| What this task involves |
Every record has to be written out exactly, with no line missing.
BEGIN The data
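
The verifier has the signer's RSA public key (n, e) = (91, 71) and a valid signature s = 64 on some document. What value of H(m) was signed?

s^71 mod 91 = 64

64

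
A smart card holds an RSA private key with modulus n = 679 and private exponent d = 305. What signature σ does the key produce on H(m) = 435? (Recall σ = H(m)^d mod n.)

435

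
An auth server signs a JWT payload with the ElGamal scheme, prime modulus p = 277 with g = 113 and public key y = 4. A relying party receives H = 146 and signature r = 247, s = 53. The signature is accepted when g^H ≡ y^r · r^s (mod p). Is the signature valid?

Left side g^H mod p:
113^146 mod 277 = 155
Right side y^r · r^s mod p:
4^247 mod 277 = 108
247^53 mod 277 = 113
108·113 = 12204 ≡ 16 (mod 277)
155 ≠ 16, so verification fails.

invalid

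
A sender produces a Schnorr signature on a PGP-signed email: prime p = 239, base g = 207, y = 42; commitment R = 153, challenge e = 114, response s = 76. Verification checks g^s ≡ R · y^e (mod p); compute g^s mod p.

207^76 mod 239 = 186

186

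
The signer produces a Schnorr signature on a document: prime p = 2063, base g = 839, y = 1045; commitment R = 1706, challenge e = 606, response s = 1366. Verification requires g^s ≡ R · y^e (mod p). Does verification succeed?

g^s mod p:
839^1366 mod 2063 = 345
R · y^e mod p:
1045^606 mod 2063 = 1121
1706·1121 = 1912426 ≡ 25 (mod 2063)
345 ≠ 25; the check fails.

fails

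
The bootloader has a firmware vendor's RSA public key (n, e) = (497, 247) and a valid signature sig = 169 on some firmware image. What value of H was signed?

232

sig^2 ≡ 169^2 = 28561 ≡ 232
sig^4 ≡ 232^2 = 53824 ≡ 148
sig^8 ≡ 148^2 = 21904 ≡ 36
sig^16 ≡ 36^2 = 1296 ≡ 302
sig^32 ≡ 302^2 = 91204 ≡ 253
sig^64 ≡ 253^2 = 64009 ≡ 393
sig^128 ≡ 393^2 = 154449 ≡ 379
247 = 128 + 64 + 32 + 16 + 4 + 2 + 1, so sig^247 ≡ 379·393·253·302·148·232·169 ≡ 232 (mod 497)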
END The data
| Output of the task |
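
The verifier has the signer's RSA public key (n, e) = (91, 71) and a valid signature s = 64 on some document. What value of H(m) was signed?

s^71 mod 91 = 64

64

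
A smart card holds an RSA private key with modulus n = 679 and private exponent d = 305. What signature σ does the key produce on H(m) = 435? (Recall σ = H(m)^d mod n.)

435

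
An auth server signs a JWT payload with the ElGamal scheme, prime modulus p = 277 with g = 113 and public key y = 4. A relying party receives H = 146 and signature r = 247, s = 53. The signature is accepted when g^H ≡ y^r · r^s (mod p). Is the signature valid?

Left side g^H mod p:
113^146 mod 277 = 155
Right side y^r · r^s mod p:
4^247 mod 277 = 108
247^53 mod 277 = 113
108·113 = 12204 ≡ 16 (mod 277)
155 ≠ 16, so verification fails.

invalid

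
A sender produces a Schnorr signature on a PGP-signed email: prime p = 239, base g = 207, y = 42; commitment R = 153, challenge e = 114, response s = 76. Verification checks g^s ≡ R · y^e (mod p); compute g^s mod p.

207^76 mod 239 = 186

186

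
The signer produces a Schnorr signature on a document: prime p = 2063, base g = 839, y = 1045; commitment R = 1706, challenge e = 606, response s = 1366. Verification requires g^s ≡ R · y^e (mod p). Does verification succeed?

g^s mod p:
839^1366 mod 2063 = 345
R · y^e mod p:
1045^606 mod 2063 = 1121
1706·1121 = 1912426 ≡ 25 (mod 2063)
345 ≠ 25; the check fails.

fails

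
The bootloader has a firmware vendor's RSA public key (n, e) = (497, 247) and a valid signature sig = 169 on some firmware image. What value of H was signed?

232

sig^2 ≡ 169^2 = 28561 ≡ 232
sig^4 ≡ 232^2 = 53824 ≡ 148
sig^8 ≡ 148^2 = 21904 ≡ 36
sig^16 ≡ 36^2 = 1296 ≡ 302
sig^32 ≡ 302^2 = 91204 ≡ 253
sig^64 ≡ 253^2 = 64009 ≡ 393
sig^128 ≡ 393^2 = 154449 ≡ 379
247 = 128 + 64 + 32 + 16 + 4 + 2 + 1, so sig^247 ≡ 379·393·253·302·148·232·169 ≡ 232 (mod 497)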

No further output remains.